Dataset entries:
((

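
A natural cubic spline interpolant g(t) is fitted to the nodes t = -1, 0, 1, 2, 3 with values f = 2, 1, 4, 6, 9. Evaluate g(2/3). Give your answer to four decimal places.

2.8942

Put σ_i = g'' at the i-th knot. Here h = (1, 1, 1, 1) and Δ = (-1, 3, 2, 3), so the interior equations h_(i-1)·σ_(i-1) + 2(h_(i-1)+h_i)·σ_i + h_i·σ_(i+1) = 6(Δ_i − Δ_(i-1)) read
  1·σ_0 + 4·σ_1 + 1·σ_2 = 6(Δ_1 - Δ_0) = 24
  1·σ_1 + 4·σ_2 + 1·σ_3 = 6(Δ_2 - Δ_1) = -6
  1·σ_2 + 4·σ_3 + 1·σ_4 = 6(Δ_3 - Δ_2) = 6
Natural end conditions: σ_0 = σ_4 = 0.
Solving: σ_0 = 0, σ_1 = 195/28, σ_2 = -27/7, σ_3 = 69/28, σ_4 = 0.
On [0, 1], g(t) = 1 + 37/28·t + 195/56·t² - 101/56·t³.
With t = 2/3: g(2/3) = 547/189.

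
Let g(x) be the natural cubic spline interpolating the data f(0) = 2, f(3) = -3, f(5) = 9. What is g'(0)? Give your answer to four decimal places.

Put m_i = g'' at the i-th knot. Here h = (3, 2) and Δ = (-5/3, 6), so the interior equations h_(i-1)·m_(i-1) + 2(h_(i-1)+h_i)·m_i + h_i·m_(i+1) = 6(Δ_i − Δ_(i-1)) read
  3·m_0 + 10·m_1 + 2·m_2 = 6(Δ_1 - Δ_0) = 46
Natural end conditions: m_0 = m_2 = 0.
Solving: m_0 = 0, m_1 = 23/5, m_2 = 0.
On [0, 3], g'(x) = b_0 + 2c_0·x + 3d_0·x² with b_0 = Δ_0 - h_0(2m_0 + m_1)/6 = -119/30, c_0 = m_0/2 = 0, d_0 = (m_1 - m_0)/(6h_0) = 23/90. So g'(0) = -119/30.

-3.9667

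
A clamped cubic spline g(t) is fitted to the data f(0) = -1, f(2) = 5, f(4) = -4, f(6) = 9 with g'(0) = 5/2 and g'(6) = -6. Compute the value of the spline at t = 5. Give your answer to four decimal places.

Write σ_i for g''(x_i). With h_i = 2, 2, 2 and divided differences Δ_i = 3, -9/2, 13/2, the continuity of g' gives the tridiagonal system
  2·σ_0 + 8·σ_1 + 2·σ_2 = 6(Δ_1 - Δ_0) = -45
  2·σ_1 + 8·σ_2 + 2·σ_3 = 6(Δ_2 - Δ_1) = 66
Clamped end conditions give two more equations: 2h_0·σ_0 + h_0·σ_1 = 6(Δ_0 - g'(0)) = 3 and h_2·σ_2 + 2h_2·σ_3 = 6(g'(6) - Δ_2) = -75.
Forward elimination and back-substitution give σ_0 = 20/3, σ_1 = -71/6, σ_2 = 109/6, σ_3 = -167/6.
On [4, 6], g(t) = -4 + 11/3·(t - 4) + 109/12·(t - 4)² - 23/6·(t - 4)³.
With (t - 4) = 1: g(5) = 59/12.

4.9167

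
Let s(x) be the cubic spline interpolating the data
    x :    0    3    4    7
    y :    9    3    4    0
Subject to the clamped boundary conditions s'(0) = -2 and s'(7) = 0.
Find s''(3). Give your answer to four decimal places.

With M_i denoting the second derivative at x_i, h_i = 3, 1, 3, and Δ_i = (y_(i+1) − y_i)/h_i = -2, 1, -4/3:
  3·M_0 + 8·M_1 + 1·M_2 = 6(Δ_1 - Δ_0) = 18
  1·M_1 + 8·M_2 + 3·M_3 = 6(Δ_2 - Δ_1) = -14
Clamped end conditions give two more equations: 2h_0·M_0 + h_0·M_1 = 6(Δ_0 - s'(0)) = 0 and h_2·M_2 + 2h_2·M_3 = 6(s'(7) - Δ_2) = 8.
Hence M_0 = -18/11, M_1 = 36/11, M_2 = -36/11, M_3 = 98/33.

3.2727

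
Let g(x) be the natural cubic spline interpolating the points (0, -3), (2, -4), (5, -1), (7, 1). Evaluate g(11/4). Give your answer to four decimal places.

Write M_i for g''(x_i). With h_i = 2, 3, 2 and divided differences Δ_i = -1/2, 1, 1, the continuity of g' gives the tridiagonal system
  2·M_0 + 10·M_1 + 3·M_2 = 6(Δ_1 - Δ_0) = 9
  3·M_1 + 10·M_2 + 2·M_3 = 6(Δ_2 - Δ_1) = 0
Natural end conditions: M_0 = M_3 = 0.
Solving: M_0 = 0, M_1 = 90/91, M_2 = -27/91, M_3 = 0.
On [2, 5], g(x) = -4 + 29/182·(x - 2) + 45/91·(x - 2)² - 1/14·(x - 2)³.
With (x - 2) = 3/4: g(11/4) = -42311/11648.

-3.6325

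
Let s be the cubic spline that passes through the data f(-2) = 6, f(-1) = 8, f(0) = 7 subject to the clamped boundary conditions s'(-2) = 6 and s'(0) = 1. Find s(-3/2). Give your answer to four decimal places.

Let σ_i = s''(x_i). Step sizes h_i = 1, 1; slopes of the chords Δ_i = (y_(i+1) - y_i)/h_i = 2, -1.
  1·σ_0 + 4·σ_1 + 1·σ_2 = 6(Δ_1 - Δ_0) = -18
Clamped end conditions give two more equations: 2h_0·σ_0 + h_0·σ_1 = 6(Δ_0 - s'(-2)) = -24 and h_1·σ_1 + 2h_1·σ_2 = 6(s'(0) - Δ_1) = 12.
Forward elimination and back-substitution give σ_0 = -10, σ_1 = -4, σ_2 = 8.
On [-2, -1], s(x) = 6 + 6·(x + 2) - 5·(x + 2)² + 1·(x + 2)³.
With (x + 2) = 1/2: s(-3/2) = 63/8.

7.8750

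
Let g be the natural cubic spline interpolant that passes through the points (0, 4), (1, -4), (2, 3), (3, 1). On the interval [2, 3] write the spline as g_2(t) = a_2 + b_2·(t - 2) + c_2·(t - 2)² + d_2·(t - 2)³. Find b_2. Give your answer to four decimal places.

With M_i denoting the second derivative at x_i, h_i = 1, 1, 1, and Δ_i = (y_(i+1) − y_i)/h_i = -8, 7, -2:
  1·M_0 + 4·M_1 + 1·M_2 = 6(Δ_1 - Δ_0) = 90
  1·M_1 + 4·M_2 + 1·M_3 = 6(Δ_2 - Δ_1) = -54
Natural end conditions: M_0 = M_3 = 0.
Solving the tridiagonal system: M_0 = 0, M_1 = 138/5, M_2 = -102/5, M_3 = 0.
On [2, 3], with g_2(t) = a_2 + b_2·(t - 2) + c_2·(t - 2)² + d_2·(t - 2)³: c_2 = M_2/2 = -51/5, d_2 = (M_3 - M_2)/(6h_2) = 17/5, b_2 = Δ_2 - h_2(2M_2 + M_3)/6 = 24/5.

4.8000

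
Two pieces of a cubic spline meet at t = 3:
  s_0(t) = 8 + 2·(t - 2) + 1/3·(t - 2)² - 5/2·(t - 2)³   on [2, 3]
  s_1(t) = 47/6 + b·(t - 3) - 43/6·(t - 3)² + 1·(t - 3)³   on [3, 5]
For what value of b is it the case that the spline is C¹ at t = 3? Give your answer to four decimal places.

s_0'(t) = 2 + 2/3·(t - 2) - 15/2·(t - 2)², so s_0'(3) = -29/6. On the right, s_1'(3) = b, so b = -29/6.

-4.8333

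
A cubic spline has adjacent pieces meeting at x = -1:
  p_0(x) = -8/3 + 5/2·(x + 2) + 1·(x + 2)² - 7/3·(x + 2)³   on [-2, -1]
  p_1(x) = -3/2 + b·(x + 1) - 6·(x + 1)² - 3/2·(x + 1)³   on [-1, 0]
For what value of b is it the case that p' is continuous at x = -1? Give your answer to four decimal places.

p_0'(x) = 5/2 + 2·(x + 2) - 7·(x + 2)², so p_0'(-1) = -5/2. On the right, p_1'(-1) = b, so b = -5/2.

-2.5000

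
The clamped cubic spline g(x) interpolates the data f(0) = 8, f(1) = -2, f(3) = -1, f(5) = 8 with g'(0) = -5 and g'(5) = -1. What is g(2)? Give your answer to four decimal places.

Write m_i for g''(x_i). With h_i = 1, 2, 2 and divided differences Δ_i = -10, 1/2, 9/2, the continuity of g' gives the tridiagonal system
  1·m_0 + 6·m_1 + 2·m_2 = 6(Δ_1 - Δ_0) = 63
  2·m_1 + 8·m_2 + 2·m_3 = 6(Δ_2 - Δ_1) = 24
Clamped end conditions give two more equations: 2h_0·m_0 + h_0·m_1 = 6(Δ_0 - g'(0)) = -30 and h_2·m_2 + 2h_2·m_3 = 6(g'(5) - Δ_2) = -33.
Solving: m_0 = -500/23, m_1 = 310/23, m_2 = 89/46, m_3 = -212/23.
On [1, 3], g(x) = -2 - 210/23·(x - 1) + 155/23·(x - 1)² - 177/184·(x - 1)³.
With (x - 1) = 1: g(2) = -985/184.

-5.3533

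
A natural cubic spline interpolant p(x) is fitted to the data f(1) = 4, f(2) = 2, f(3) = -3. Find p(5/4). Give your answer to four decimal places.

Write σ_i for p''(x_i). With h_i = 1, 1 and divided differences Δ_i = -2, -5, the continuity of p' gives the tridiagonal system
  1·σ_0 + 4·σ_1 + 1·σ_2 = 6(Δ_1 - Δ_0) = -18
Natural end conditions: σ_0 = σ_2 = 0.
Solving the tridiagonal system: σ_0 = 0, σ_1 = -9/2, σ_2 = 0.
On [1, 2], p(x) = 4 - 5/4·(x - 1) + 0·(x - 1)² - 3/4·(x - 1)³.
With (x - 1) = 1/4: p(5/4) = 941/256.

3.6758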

))

TASK GOAL ▸ All lines of the records above with the word "pieces" in them are to be copied.

RESULT OF THIS EXERCISE ▸
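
Two pieces of a cubic spline meet at t = 3:
A cubic spline has adjacent pieces meeting at x = -1: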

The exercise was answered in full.